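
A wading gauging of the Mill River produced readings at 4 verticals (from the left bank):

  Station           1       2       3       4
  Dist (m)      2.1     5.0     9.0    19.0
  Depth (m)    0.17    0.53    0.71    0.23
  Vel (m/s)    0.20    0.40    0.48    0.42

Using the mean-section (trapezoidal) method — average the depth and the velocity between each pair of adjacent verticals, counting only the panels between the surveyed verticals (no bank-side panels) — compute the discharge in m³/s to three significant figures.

3.51 m³/s

Panel 1-2: Δb = 2.9 m, d̄ = (0.17+0.53)/2 = 0.35, v̄ = (0.20+0.40)/2 = 0.3 → q = 2.9×0.35×0.3 = 0.3045 m³/s
Panel 2-3: Δb = 4 m, d̄ = (0.53+0.71)/2 = 0.62, v̄ = (0.40+0.48)/2 = 0.44 → q = 4×0.62×0.44 = 1.091 m³/s
Panel 3-4: Δb = 10 m, d̄ = (0.71+0.23)/2 = 0.47, v̄ = (0.48+0.42)/2 = 0.45 → q = 10×0.47×0.45 = 2.115 m³/s
Q = Σ q = 3.511 m³/s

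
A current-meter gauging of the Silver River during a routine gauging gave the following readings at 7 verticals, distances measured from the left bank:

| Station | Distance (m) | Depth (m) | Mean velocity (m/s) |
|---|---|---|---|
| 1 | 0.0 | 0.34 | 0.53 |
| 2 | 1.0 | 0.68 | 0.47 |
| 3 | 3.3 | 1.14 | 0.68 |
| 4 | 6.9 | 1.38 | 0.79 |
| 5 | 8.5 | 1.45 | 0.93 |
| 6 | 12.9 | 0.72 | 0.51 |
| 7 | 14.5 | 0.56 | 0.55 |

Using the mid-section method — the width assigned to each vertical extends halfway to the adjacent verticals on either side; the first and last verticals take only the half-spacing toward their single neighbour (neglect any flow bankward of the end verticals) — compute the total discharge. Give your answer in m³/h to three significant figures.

w_1 = (1.0 − 0.0)/2 = 0.5 m; q_1 = 0.53 × 0.34 × 0.5 = 0.09010 m³/s
w_2 = (3.3 − 0.0)/2 = 1.65 m; q_2 = 0.47 × 0.68 × 1.65 = 0.5273 m³/s
w_3 = (6.9 − 1.0)/2 = 2.95 m; q_3 = 0.68 × 1.14 × 2.95 = 2.287 m³/s
w_4 = (8.5 − 3.3)/2 = 2.6 m; q_4 = 0.79 × 1.38 × 2.6 = 2.835 m³/s
w_5 = (12.9 − 6.9)/2 = 3 m; q_5 = 0.93 × 1.45 × 3 = 4.046 m³/s
w_6 = (14.5 − 8.5)/2 = 3 m; q_6 = 0.51 × 0.72 × 3 = 1.102 m³/s
w_7 = (14.5 − 12.9)/2 = 0.8 m; q_7 = 0.55 × 0.56 × 0.8 = 0.2464 m³/s
Q = Σ qᵢ = 11.13 m³/s
= 11.13 × 3600 = 40080 m³/h

40100 m³/h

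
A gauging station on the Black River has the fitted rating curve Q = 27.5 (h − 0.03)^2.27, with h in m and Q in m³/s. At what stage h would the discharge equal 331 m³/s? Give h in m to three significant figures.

3.02 m

h − h₀ = (Q/C)^(1/b) = (331/27.5)^(1/2.27) = 2.992 m
h = 0.03 + 2.992 = 3.022 m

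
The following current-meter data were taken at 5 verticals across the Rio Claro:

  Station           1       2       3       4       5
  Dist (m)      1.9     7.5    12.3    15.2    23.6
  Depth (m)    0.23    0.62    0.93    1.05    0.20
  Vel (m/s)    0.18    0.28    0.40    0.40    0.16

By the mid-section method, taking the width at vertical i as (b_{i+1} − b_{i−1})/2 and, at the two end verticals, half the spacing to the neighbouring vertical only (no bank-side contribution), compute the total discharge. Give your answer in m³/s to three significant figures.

4.96 m³/s

w_1 = (7.5 − 1.9)/2 = 2.8 m; q_1 = 0.18 × 0.23 × 2.8 = 0.1159 m³/s
w_2 = (12.3 − 1.9)/2 = 5.2 m; q_2 = 0.28 × 0.62 × 5.2 = 0.9027 m³/s
w_3 = (15.2 − 7.5)/2 = 3.85 m; q_3 = 0.40 × 0.93 × 3.85 = 1.432 m³/s
w_4 = (23.6 − 12.3)/2 = 5.65 m; q_4 = 0.40 × 1.05 × 5.65 = 2.373 m³/s
w_5 = (23.6 − 15.2)/2 = 4.2 m; q_5 = 0.16 × 0.20 × 4.2 = 0.1344 m³/s
Q = Σ qᵢ = 4.958 m³/s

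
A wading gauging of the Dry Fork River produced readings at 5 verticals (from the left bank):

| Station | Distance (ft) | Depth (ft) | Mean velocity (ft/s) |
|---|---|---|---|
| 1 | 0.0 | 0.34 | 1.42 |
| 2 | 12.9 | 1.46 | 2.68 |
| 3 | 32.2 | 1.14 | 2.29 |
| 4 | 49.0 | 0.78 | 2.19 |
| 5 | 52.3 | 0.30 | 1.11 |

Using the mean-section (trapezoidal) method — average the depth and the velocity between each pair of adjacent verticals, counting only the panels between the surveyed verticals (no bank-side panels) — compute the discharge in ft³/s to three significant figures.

125 ft³/s

Panel 1-2: Δb = 12.9 ft, d̄ = (0.34+1.46)/2 = 0.9, v̄ = (1.42+2.68)/2 = 2.05 → q = 12.9×0.9×2.05 = 23.80 ft³/s
Panel 2-3: Δb = 19.3 ft, d̄ = (1.46+1.14)/2 = 1.3, v̄ = (2.68+2.29)/2 = 2.485 → q = 19.3×1.3×2.485 = 62.35 ft³/s
Panel 3-4: Δb = 16.8 ft, d̄ = (1.14+0.78)/2 = 0.96, v̄ = (2.29+2.19)/2 = 2.24 → q = 16.8×0.96×2.24 = 36.13 ft³/s
Panel 4-5: Δb = 3.3 ft, d̄ = (0.78+0.30)/2 = 0.54, v̄ = (2.19+1.11)/2 = 1.65 → q = 3.3×0.54×1.65 = 2.940 ft³/s
Q = Σ q = 125.2 ft³/s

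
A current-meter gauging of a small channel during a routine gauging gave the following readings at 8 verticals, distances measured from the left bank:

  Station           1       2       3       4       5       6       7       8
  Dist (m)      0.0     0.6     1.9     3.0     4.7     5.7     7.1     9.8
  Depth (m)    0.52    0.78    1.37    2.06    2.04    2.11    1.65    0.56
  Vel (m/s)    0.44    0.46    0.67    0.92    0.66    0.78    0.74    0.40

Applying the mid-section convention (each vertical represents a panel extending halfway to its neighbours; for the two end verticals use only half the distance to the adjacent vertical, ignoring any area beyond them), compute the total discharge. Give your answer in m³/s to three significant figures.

10.8 m³/s

w_1 = (0.6 − 0.0)/2 = 0.3 m; q_1 = 0.44 × 0.52 × 0.3 = 0.06864 m³/s
w_2 = (1.9 − 0.0)/2 = 0.95 m; q_2 = 0.46 × 0.78 × 0.95 = 0.3409 m³/s
w_3 = (3.0 − 0.6)/2 = 1.2 m; q_3 = 0.67 × 1.37 × 1.2 = 1.101 m³/s
w_4 = (4.7 − 1.9)/2 = 1.4 m; q_4 = 0.92 × 2.06 × 1.4 = 2.653 m³/s
w_5 = (5.7 − 3.0)/2 = 1.35 m; q_5 = 0.66 × 2.04 × 1.35 = 1.818 m³/s
w_6 = (7.1 − 4.7)/2 = 1.2 m; q_6 = 0.78 × 2.11 × 1.2 = 1.975 m³/s
w_7 = (9.8 − 5.7)/2 = 2.05 m; q_7 = 0.74 × 1.65 × 2.05 = 2.503 m³/s
w_8 = (9.8 − 7.1)/2 = 1.35 m; q_8 = 0.40 × 0.56 × 1.35 = 0.3024 m³/s
Q = Σ qᵢ = 10.76 m³/s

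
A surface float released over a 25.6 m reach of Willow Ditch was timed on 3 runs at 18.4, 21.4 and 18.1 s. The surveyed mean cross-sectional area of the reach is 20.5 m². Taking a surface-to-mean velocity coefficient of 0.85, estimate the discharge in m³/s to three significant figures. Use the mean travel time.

t̄ = (18.4 + 21.4 + 18.1) / 3 = 19.3 s
v_surface = L / t̄ = 25.6 / 19.3 = 1.326 m/s
v_mean = 0.85 × 1.326 = 1.127 m/s
Q = A × v_mean = 20.5 × 1.127 = 23.11 m³/s

23.1 m³/s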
•••
- Aim of the exercise:
Using the records above, pull out each line where the word "routine" occurs.

- Your response:
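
A current-meter gauging of the Silver River during a routine gauging gave the following readings at 7 verticals, distances measured from the left bank:
A current-meter gauging of a small channel during a routine gauging gave the following readings at 8 verticals, distances measured from the left bank: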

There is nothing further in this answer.